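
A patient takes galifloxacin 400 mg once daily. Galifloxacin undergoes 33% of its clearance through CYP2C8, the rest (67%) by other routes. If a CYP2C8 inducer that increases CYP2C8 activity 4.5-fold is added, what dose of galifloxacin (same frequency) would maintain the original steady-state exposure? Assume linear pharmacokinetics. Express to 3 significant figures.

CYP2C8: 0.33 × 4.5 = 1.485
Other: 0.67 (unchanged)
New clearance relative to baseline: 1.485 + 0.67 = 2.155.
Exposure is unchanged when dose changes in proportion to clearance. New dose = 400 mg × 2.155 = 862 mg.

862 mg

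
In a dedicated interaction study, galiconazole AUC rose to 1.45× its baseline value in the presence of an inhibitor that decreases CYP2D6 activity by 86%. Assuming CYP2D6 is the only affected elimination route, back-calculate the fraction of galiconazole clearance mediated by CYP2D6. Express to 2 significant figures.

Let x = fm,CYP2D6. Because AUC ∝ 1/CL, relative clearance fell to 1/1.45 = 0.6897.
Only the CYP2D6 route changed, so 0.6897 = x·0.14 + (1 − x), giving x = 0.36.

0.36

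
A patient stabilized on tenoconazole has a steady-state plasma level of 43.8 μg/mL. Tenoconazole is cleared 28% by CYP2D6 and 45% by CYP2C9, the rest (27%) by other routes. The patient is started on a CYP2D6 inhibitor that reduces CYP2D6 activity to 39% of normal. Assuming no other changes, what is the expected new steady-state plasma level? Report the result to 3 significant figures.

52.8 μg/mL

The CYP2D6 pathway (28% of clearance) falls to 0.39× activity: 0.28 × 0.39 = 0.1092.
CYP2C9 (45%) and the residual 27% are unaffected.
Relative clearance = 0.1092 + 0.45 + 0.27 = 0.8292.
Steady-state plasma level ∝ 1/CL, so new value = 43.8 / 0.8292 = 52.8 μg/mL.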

^^^^^^^^^^^^^^^^

TASK REQUIREMENTS - The answer is the data above, retyped exactly in full.

ANSWER SPACE -
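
A patient takes galifloxacin 400 mg once daily. Galifloxacin undergoes 33% of its clearance through CYP2C8, the rest (67%) by other routes. If a CYP2C8 inducer that increases CYP2C8 activity 4.5-fold is added, what dose of galifloxacin (same frequency) would maintain the original steady-state exposure? Assume linear pharmacokinetics. Express to 3 significant figures.

CYP2C8: 0.33 × 4.5 = 1.485
Other: 0.67 (unchanged)
New clearance relative to baseline: 1.485 + 0.67 = 2.155.
Exposure is unchanged when dose changes in proportion to clearance. New dose = 400 mg × 2.155 = 862 mg.

862 mg

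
In a dedicated interaction study, galiconazole AUC rose to 1.45× its baseline value in the presence of an inhibitor that decreases CYP2D6 activity by 86%. Assuming CYP2D6 is the only affected elimination route, back-calculate the fraction of galiconazole clearance mediated by CYP2D6. Express to 2 significant figures.

Let x = fm,CYP2D6. Because AUC ∝ 1/CL, relative clearance fell to 1/1.45 = 0.6897.
Only the CYP2D6 route changed, so 0.6897 = x·0.14 + (1 − x), giving x = 0.36.

0.36

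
A patient stabilized on tenoconazole has a steady-state plasma level of 43.8 μg/mL. Tenoconazole is cleared 28% by CYP2D6 and 45% by CYP2C9, the rest (27%) by other routes. The patient is started on a CYP2D6 inhibitor that reduces CYP2D6 activity to 39% of normal. Assuming no other changes, what is the expected new steady-state plasma level? Report the result to 3 significant figures.

52.8 μg/mL

The CYP2D6 pathway (28% of clearance) falls to 0.39× activity: 0.28 × 0.39 = 0.1092.
CYP2C9 (45%) and the residual 27% are unaffected.
Relative clearance = 0.1092 + 0.45 + 0.27 = 0.8292.
Steady-state plasma level ∝ 1/CL, so new value = 43.8 / 0.8292 = 52.8 μg/mL.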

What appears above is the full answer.